_Input for this task_:
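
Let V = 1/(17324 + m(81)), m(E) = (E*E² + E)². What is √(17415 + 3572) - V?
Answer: -1/282515653808 + √20987 ≈ 144.87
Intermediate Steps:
m(E) = (E + E³)² (m(E) = (E³ + E)² = (E + E³)²)
V = 1/282515653808 (V = 1/(17324 + 81²*(1 + 81²)²) = 1/(17324 + 6561*(1 + 6561)²) = 1/(17324 + 6561*6562²) = 1/(17324 + 6561*43059844) = 1/(17324 + 282515636484) = 1/282515653808 ≈ 3.5396e-12)
√(17415 + 3572) - V = √(17415 + 3572) - 1*1/282515653808 = √20987 - 1/282515653808 = -1/282515653808 + √20987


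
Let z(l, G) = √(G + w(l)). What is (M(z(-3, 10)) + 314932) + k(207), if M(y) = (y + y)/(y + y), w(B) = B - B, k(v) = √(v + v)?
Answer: 314933 + 3*√46 ≈ 3.1495e+5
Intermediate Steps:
k(v) = √2*√v (k(v) = √(2*v) = √2*√v)
w(B) = 0
z(l, G) = √G (z(l, G) = √(G + 0) = √G)
M(y) = 1 (M(y) = (2*y)/((2*y)) = (2*y)*(1/(2*y)) = 1)
(M(z(-3, 10)) + 314932) + k(207) = (1 + 314932) + √2*√207 = 314933 + √2*(3*√23) = 314933 + 3*√46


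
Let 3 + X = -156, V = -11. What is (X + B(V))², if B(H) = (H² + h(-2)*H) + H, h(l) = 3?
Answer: 6724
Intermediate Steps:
X = -159 (X = -3 - 156 = -159)
B(H) = H² + 4*H (B(H) = (H² + 3*H) + H = H² + 4*H)
(X + B(V))² = (-159 - 11*(4 - 11))² = (-159 - 11*(-7))² = (-159 + 77)² = (-82)² = 6724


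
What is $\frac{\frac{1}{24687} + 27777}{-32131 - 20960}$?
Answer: $- \frac{685730800}{1310657517} \approx -0.5232$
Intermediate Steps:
$\frac{\frac{1}{24687} + 27777}{-32131 - 20960} = \frac{\frac{1}{24687} + 27777}{-53091} = \frac{685730800}{24687} \left(- \frac{1}{53091}\right) = - \frac{685730800}{1310657517}$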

_Task goal_: The lines to output run from the one containing "Answer: 314933 + 3*√46 ≈ 3.1495e+5" to the last line of the entries; give them back exactly.

_Written answer_:
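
Answer: 314933 + 3*√46 ≈ 3.1495e+5
Intermediate Steps:
k(v) = √2*√v (k(v) = √(2*v) = √2*√v)
w(B) = 0
z(l, G) = √G (z(l, G) = √(G + 0) = √G)
M(y) = 1 (M(y) = (2*y)/((2*y)) = (2*y)*(1/(2*y)) = 1)
(M(z(-3, 10)) + 314932) + k(207) = (1 + 314932) + √2*√207 = 314933 + √2*(3*√23) = 314933 + 3*√46


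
Let 3 + X = -156, V = -11. What is (X + B(V))², if B(H) = (H² + h(-2)*H) + H, h(l) = 3?
Answer: 6724
Intermediate Steps:
X = -159 (X = -3 - 156 = -159)
B(H) = H² + 4*H (B(H) = (H² + 3*H) + H = H² + 4*H)
(X + B(V))² = (-159 - 11*(4 - 11))² = (-159 - 11*(-7))² = (-159 + 77)² = (-82)² = 6724


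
What is $\frac{\frac{1}{24687} + 27777}{-32131 - 20960}$?
Answer: $- \frac{685730800}{1310657517} \approx -0.5232$
Intermediate Steps:
$\frac{\frac{1}{24687} + 27777}{-32131 - 20960} = \frac{\frac{1}{24687} + 27777}{-53091} = \frac{685730800}{24687} \left(- \frac{1}{53091}\right) = - \frac{685730800}{1310657517}$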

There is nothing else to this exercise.